■ Instructions to follow: Output the records exactly, with no line skipped.

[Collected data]
"""

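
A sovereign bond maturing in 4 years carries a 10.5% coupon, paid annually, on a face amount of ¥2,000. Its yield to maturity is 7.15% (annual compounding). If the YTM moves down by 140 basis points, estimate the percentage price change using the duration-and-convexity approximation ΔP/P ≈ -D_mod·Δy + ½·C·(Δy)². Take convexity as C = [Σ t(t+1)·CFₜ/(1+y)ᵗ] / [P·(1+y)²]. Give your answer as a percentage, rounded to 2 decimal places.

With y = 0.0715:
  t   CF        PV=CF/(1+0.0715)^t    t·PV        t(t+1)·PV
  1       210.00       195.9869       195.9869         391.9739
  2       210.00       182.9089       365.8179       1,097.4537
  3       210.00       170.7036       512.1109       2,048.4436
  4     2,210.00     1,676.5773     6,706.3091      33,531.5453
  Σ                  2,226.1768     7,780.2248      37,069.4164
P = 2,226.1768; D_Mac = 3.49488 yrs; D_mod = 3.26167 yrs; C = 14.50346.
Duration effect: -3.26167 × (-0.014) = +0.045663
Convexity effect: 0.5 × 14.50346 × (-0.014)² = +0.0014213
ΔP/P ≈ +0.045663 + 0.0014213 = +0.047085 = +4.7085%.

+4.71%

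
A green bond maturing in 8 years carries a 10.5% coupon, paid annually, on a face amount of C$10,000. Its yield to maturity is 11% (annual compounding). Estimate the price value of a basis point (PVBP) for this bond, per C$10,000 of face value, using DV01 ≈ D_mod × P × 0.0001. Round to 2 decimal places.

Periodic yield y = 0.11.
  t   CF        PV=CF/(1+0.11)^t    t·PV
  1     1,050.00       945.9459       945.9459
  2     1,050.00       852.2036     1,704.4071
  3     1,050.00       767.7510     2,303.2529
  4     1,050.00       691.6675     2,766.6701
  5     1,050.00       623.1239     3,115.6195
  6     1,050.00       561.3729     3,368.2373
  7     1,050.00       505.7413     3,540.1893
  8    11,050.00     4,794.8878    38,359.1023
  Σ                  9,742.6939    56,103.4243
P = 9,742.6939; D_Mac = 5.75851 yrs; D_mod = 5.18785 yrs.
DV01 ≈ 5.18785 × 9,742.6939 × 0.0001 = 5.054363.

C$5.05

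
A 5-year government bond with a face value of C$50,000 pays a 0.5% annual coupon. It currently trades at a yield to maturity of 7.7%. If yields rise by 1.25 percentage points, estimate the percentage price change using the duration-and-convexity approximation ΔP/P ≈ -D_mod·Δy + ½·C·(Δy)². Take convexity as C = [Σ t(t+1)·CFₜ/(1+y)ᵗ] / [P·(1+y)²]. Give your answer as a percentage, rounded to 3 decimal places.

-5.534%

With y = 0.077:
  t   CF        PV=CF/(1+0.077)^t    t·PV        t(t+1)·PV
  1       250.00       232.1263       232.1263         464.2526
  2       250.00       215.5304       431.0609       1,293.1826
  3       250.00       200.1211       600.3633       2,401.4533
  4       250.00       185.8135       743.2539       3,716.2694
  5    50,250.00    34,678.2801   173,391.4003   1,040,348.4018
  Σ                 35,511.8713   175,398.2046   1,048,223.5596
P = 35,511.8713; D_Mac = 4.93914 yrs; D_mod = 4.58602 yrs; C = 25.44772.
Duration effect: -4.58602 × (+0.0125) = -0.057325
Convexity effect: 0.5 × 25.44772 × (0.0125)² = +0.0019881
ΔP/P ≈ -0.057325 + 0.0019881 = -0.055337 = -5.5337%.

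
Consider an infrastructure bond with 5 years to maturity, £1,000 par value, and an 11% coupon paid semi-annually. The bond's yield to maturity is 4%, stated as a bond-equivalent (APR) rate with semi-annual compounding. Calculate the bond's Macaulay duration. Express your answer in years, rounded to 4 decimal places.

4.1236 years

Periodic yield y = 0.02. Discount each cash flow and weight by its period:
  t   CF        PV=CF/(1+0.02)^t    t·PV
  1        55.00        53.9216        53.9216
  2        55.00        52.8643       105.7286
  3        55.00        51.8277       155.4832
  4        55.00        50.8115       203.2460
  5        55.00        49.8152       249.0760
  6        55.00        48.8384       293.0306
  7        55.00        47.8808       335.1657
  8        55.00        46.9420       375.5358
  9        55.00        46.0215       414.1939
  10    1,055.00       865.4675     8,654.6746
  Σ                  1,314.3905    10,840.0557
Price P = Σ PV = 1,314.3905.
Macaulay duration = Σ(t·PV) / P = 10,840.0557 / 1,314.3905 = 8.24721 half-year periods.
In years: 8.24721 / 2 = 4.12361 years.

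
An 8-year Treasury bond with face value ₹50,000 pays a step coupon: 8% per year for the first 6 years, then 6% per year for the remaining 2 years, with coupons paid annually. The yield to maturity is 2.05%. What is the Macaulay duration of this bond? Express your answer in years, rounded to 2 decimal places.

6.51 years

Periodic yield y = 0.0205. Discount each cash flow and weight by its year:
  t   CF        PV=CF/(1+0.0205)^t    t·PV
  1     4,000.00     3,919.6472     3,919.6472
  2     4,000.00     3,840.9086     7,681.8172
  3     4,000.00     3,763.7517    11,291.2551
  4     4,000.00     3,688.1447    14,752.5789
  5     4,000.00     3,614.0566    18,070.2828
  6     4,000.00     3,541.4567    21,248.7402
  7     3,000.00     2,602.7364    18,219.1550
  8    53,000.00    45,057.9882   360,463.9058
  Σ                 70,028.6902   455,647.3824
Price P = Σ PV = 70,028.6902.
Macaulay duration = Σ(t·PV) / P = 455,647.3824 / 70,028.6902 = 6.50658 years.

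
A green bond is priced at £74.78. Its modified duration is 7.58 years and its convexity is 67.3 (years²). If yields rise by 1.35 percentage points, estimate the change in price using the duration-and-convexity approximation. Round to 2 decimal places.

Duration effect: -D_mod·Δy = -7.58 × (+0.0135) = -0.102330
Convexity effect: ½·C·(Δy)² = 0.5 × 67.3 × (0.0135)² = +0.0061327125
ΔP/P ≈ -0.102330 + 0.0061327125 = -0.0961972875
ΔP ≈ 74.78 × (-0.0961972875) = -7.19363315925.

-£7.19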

"""

■ Reply to the task:
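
A sovereign bond maturing in 4 years carries a 10.5% coupon, paid annually, on a face amount of ¥2,000. Its yield to maturity is 7.15% (annual compounding). If the YTM moves down by 140 basis points, estimate the percentage price change using the duration-and-convexity approximation ΔP/P ≈ -D_mod·Δy + ½·C·(Δy)². Take convexity as C = [Σ t(t+1)·CFₜ/(1+y)ᵗ] / [P·(1+y)²]. Give your answer as a percentage, rounded to 2 decimal places.

With y = 0.0715:
  t   CF        PV=CF/(1+0.0715)^t    t·PV        t(t+1)·PV
  1       210.00       195.9869       195.9869         391.9739
  2       210.00       182.9089       365.8179       1,097.4537
  3       210.00       170.7036       512.1109       2,048.4436
  4     2,210.00     1,676.5773     6,706.3091      33,531.5453
  Σ                  2,226.1768     7,780.2248      37,069.4164
P = 2,226.1768; D_Mac = 3.49488 yrs; D_mod = 3.26167 yrs; C = 14.50346.
Duration effect: -3.26167 × (-0.014) = +0.045663
Convexity effect: 0.5 × 14.50346 × (-0.014)² = +0.0014213
ΔP/P ≈ +0.045663 + 0.0014213 = +0.047085 = +4.7085%.

+4.71%

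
A green bond maturing in 8 years carries a 10.5% coupon, paid annually, on a face amount of C$10,000. Its yield to maturity is 11% (annual compounding). Estimate the price value of a basis point (PVBP) for this bond, per C$10,000 of face value, using DV01 ≈ D_mod × P × 0.0001. Round to 2 decimal places.

Periodic yield y = 0.11.
  t   CF        PV=CF/(1+0.11)^t    t·PV
  1     1,050.00       945.9459       945.9459
  2     1,050.00       852.2036     1,704.4071
  3     1,050.00       767.7510     2,303.2529
  4     1,050.00       691.6675     2,766.6701
  5     1,050.00       623.1239     3,115.6195
  6     1,050.00       561.3729     3,368.2373
  7     1,050.00       505.7413     3,540.1893
  8    11,050.00     4,794.8878    38,359.1023
  Σ                  9,742.6939    56,103.4243
P = 9,742.6939; D_Mac = 5.75851 yrs; D_mod = 5.18785 yrs.
DV01 ≈ 5.18785 × 9,742.6939 × 0.0001 = 5.054363.

C$5.05

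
A 5-year government bond with a face value of C$50,000 pays a 0.5% annual coupon. It currently trades at a yield to maturity of 7.7%. If yields rise by 1.25 percentage points, estimate the percentage price change using the duration-and-convexity approximation ΔP/P ≈ -D_mod·Δy + ½·C·(Δy)². Take convexity as C = [Σ t(t+1)·CFₜ/(1+y)ᵗ] / [P·(1+y)²]. Give your answer as a percentage, rounded to 3 decimal places.

-5.534%

With y = 0.077:
  t   CF        PV=CF/(1+0.077)^t    t·PV        t(t+1)·PV
  1       250.00       232.1263       232.1263         464.2526
  2       250.00       215.5304       431.0609       1,293.1826
  3       250.00       200.1211       600.3633       2,401.4533
  4       250.00       185.8135       743.2539       3,716.2694
  5    50,250.00    34,678.2801   173,391.4003   1,040,348.4018
  Σ                 35,511.8713   175,398.2046   1,048,223.5596
P = 35,511.8713; D_Mac = 4.93914 yrs; D_mod = 4.58602 yrs; C = 25.44772.
Duration effect: -4.58602 × (+0.0125) = -0.057325
Convexity effect: 0.5 × 25.44772 × (0.0125)² = +0.0019881
ΔP/P ≈ -0.057325 + 0.0019881 = -0.055337 = -5.5337%.

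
Consider an infrastructure bond with 5 years to maturity, £1,000 par value, and an 11% coupon paid semi-annually. The bond's yield to maturity is 4%, stated as a bond-equivalent (APR) rate with semi-annual compounding. Calculate the bond's Macaulay duration. Express your answer in years, rounded to 4 decimal places.

4.1236 years

Periodic yield y = 0.02. Discount each cash flow and weight by its period:
  t   CF        PV=CF/(1+0.02)^t    t·PV
  1        55.00        53.9216        53.9216
  2        55.00        52.8643       105.7286
  3        55.00        51.8277       155.4832
  4        55.00        50.8115       203.2460
  5        55.00        49.8152       249.0760
  6        55.00        48.8384       293.0306
  7        55.00        47.8808       335.1657
  8        55.00        46.9420       375.5358
  9        55.00        46.0215       414.1939
  10    1,055.00       865.4675     8,654.6746
  Σ                  1,314.3905    10,840.0557
Price P = Σ PV = 1,314.3905.
Macaulay duration = Σ(t·PV) / P = 10,840.0557 / 1,314.3905 = 8.24721 half-year periods.
In years: 8.24721 / 2 = 4.12361 years.

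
An 8-year Treasury bond with face value ₹50,000 pays a step coupon: 8% per year for the first 6 years, then 6% per year for the remaining 2 years, with coupons paid annually. The yield to maturity is 2.05%. What is the Macaulay duration of this bond? Express your answer in years, rounded to 2 decimal places.

6.51 years

Periodic yield y = 0.0205. Discount each cash flow and weight by its year:
  t   CF        PV=CF/(1+0.0205)^t    t·PV
  1     4,000.00     3,919.6472     3,919.6472
  2     4,000.00     3,840.9086     7,681.8172
  3     4,000.00     3,763.7517    11,291.2551
  4     4,000.00     3,688.1447    14,752.5789
  5     4,000.00     3,614.0566    18,070.2828
  6     4,000.00     3,541.4567    21,248.7402
  7     3,000.00     2,602.7364    18,219.1550
  8    53,000.00    45,057.9882   360,463.9058
  Σ                 70,028.6902   455,647.3824
Price P = Σ PV = 70,028.6902.
Macaulay duration = Σ(t·PV) / P = 455,647.3824 / 70,028.6902 = 6.50658 years.

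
A green bond is priced at £74.78. Its modified duration is 7.58 years and its convexity is 67.3 (years²). If yields rise by 1.35 percentage points, estimate the change in price using the duration-and-convexity approximation. Round to 2 decimal places.

Duration effect: -D_mod·Δy = -7.58 × (+0.0135) = -0.102330
Convexity effect: ½·C·(Δy)² = 0.5 × 67.3 × (0.0135)² = +0.0061327125
ΔP/P ≈ -0.102330 + 0.0061327125 = -0.0961972875
ΔP ≈ 74.78 × (-0.0961972875) = -7.19363315925.

-£7.19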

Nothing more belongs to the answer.